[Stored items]
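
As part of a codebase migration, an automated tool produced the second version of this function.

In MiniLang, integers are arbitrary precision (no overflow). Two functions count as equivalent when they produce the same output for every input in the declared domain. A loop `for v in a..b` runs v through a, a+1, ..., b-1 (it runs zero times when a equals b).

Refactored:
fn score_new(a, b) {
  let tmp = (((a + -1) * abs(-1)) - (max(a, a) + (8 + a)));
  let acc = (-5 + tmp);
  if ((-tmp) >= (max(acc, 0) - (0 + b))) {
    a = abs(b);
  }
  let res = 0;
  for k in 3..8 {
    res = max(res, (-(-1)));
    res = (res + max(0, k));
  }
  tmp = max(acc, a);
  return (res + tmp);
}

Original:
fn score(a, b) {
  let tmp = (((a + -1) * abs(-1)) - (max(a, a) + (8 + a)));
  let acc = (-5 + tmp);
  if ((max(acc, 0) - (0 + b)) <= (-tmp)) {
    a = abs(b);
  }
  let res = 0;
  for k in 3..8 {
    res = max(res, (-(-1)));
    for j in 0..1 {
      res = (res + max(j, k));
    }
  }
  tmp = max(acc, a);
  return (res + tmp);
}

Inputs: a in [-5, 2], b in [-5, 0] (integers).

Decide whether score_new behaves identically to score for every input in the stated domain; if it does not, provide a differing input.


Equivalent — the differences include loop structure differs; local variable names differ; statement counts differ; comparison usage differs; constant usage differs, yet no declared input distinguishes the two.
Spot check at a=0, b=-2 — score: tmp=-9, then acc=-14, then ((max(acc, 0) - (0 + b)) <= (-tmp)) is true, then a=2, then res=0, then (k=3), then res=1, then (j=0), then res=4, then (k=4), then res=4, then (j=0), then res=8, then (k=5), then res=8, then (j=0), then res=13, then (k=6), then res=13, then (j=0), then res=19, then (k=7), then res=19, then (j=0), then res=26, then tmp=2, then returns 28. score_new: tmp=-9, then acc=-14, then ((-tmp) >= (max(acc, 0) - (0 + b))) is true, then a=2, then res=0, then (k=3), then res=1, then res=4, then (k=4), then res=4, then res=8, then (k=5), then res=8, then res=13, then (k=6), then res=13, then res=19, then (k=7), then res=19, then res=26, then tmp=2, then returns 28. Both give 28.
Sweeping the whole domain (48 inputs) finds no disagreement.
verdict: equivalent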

* [What the task requires] All of the records above should be transcribed exactly.

* [Result]
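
As part of a codebase migration, an automated tool produced the second version of this function.

In MiniLang, integers are arbitrary precision (no overflow). Two functions count as equivalent when they produce the same output for every input in the declared domain. A loop `for v in a..b` runs v through a, a+1, ..., b-1 (it runs zero times when a equals b).

Refactored:
fn score_new(a, b) {
  let tmp = (((a + -1) * abs(-1)) - (max(a, a) + (8 + a)));
  let acc = (-5 + tmp);
  if ((-tmp) >= (max(acc, 0) - (0 + b))) {
    a = abs(b);
  }
  let res = 0;
  for k in 3..8 {
    res = max(res, (-(-1)));
    res = (res + max(0, k));
  }
  tmp = max(acc, a);
  return (res + tmp);
}

Original:
fn score(a, b) {
  let tmp = (((a + -1) * abs(-1)) - (max(a, a) + (8 + a)));
  let acc = (-5 + tmp);
  if ((max(acc, 0) - (0 + b)) <= (-tmp)) {
    a = abs(b);
  }
  let res = 0;
  for k in 3..8 {
    res = max(res, (-(-1)));
    for j in 0..1 {
      res = (res + max(j, k));
    }
  }
  tmp = max(acc, a);
  return (res + tmp);
}

Inputs: a in [-5, 2], b in [-5, 0] (integers).

Decide whether score_new behaves identically to score for every input in the stated domain; if it does not, provide a differing input.


Equivalent — the differences include loop structure differs; local variable names differ; statement counts differ; comparison usage differs; constant usage differs, yet no declared input distinguishes the two.
Spot check at a=0, b=-2 — score: tmp=-9, then acc=-14, then ((max(acc, 0) - (0 + b)) <= (-tmp)) is true, then a=2, then res=0, then (k=3), then res=1, then (j=0), then res=4, then (k=4), then res=4, then (j=0), then res=8, then (k=5), then res=8, then (j=0), then res=13, then (k=6), then res=13, then (j=0), then res=19, then (k=7), then res=19, then (j=0), then res=26, then tmp=2, then returns 28. score_new: tmp=-9, then acc=-14, then ((-tmp) >= (max(acc, 0) - (0 + b))) is true, then a=2, then res=0, then (k=3), then res=1, then res=4, then (k=4), then res=4, then res=8, then (k=5), then res=8, then res=13, then (k=6), then res=13, then res=19, then (k=7), then res=19, then res=26, then tmp=2, then returns 28. Both give 28.
Sweeping the whole domain (48 inputs) finds no disagreement.
verdict: equivalent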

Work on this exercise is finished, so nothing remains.